### ACTIVITY
An exact transcription of all the entries below is required.

[Saved entries]
=-=-=

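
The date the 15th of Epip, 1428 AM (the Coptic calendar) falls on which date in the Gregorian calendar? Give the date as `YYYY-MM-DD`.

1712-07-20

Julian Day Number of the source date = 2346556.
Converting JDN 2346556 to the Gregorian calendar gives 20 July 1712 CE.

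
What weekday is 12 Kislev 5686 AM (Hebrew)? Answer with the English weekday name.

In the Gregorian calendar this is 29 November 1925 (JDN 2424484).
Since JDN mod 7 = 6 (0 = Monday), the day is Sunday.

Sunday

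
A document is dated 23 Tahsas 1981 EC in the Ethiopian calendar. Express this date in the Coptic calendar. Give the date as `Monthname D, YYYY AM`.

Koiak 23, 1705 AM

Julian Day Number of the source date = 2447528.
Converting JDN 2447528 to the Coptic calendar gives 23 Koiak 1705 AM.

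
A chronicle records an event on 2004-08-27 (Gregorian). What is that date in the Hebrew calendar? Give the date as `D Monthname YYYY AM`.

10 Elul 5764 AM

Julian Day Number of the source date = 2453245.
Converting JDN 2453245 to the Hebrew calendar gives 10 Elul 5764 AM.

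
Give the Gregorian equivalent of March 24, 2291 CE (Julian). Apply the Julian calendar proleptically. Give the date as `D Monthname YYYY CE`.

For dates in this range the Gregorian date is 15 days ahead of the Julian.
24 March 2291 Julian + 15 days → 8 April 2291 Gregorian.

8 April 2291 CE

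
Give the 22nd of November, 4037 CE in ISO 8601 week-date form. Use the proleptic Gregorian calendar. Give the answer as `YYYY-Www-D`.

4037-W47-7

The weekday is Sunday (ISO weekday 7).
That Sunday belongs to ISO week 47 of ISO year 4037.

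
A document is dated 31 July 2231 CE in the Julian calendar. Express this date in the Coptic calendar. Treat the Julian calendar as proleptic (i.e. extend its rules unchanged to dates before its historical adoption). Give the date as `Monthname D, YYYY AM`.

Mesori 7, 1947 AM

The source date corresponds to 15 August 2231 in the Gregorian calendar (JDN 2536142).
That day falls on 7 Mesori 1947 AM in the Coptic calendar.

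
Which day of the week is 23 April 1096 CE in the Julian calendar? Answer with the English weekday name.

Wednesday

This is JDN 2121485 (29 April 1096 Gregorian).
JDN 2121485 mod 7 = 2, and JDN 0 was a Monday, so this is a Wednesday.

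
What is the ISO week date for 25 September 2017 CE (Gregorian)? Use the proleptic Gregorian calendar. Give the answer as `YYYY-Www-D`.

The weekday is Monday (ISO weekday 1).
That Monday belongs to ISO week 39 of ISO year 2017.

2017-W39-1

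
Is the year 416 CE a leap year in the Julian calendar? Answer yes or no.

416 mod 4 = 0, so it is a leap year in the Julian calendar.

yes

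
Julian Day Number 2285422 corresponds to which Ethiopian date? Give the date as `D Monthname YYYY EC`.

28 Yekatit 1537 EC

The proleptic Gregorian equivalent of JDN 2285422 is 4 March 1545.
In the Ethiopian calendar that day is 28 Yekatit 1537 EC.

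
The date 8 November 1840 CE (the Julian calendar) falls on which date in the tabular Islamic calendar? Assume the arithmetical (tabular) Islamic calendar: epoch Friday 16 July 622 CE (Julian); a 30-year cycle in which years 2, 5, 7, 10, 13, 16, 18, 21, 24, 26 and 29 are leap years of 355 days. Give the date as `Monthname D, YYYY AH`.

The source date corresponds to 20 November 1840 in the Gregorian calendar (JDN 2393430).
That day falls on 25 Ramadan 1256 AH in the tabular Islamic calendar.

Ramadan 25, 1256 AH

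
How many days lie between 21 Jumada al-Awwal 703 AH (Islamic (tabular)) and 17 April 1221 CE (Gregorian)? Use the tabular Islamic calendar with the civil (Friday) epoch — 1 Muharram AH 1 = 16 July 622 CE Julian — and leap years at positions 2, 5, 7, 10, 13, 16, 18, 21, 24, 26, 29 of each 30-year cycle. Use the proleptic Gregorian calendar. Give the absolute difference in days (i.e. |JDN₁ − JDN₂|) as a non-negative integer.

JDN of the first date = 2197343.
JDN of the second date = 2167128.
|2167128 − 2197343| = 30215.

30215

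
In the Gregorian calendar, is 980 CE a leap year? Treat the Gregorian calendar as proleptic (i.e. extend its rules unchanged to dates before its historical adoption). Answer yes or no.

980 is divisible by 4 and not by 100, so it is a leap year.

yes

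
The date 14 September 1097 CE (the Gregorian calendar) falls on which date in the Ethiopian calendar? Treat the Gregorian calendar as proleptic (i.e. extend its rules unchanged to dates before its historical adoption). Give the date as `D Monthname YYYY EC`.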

=-=-=

### ANSWER
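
The date the 15th of Epip, 1428 AM (the Coptic calendar) falls on which date in the Gregorian calendar? Give the date as `YYYY-MM-DD`.

1712-07-20

Julian Day Number of the source date = 2346556.
Converting JDN 2346556 to the Gregorian calendar gives 20 July 1712 CE.

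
What weekday is 12 Kislev 5686 AM (Hebrew)? Answer with the English weekday name.

In the Gregorian calendar this is 29 November 1925 (JDN 2424484).
Since JDN mod 7 = 6 (0 = Monday), the day is Sunday.

Sunday

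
A document is dated 23 Tahsas 1981 EC in the Ethiopian calendar. Express this date in the Coptic calendar. Give the date as `Monthname D, YYYY AM`.

Koiak 23, 1705 AM

Julian Day Number of the source date = 2447528.
Converting JDN 2447528 to the Coptic calendar gives 23 Koiak 1705 AM.

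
A chronicle records an event on 2004-08-27 (Gregorian). What is that date in the Hebrew calendar? Give the date as `D Monthname YYYY AM`.

10 Elul 5764 AM

Julian Day Number of the source date = 2453245.
Converting JDN 2453245 to the Hebrew calendar gives 10 Elul 5764 AM.

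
Give the Gregorian equivalent of March 24, 2291 CE (Julian). Apply the Julian calendar proleptically. Give the date as `D Monthname YYYY CE`.

For dates in this range the Gregorian date is 15 days ahead of the Julian.
24 March 2291 Julian + 15 days → 8 April 2291 Gregorian.

8 April 2291 CE

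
Give the 22nd of November, 4037 CE in ISO 8601 week-date form. Use the proleptic Gregorian calendar. Give the answer as `YYYY-Www-D`.

4037-W47-7

The weekday is Sunday (ISO weekday 7).
That Sunday belongs to ISO week 47 of ISO year 4037.

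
A document is dated 31 July 2231 CE in the Julian calendar. Express this date in the Coptic calendar. Treat the Julian calendar as proleptic (i.e. extend its rules unchanged to dates before its historical adoption). Give the date as `Monthname D, YYYY AM`.

Mesori 7, 1947 AM

The source date corresponds to 15 August 2231 in the Gregorian calendar (JDN 2536142).
That day falls on 7 Mesori 1947 AM in the Coptic calendar.

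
Which day of the week is 23 April 1096 CE in the Julian calendar? Answer with the English weekday name.

Wednesday

This is JDN 2121485 (29 April 1096 Gregorian).
JDN 2121485 mod 7 = 2, and JDN 0 was a Monday, so this is a Wednesday.

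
What is the ISO week date for 25 September 2017 CE (Gregorian)? Use the proleptic Gregorian calendar. Give the answer as `YYYY-Www-D`.

The weekday is Monday (ISO weekday 1).
That Monday belongs to ISO week 39 of ISO year 2017.

2017-W39-1

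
Is the year 416 CE a leap year in the Julian calendar? Answer yes or no.

416 mod 4 = 0, so it is a leap year in the Julian calendar.

yes

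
Julian Day Number 2285422 corresponds to which Ethiopian date? Give the date as `D Monthname YYYY EC`.

28 Yekatit 1537 EC

The proleptic Gregorian equivalent of JDN 2285422 is 4 March 1545.
In the Ethiopian calendar that day is 28 Yekatit 1537 EC.

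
The date 8 November 1840 CE (the Julian calendar) falls on which date in the tabular Islamic calendar? Assume the arithmetical (tabular) Islamic calendar: epoch Friday 16 July 622 CE (Julian); a 30-year cycle in which years 2, 5, 7, 10, 13, 16, 18, 21, 24, 26 and 29 are leap years of 355 days. Give the date as `Monthname D, YYYY AH`.

The source date corresponds to 20 November 1840 in the Gregorian calendar (JDN 2393430).
That day falls on 25 Ramadan 1256 AH in the tabular Islamic calendar.

Ramadan 25, 1256 AH

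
How many days lie between 21 Jumada al-Awwal 703 AH (Islamic (tabular)) and 17 April 1221 CE (Gregorian)? Use the tabular Islamic calendar with the civil (Friday) epoch — 1 Muharram AH 1 = 16 July 622 CE Julian — and leap years at positions 2, 5, 7, 10, 13, 16, 18, 21, 24, 26, 29 of each 30-year cycle. Use the proleptic Gregorian calendar. Give the absolute difference in days (i.e. |JDN₁ − JDN₂|) as a non-negative integer.

JDN of the first date = 2197343.
JDN of the second date = 2167128.
|2167128 − 2197343| = 30215.

30215

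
In the Gregorian calendar, is 980 CE a leap year? Treat the Gregorian calendar as proleptic (i.e. extend its rules unchanged to dates before its historical adoption). Answer yes or no.

980 is divisible by 4 and not by 100, so it is a leap year.

yes

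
The date 14 September 1097 CE (the Gregorian calendar) falls on which date in the Ethiopian calendar? Treat the Gregorian calendar as proleptic (i.e. extend its rules unchanged to dates before its historical adoption). Give the date as `D Monthname YYYY EC`.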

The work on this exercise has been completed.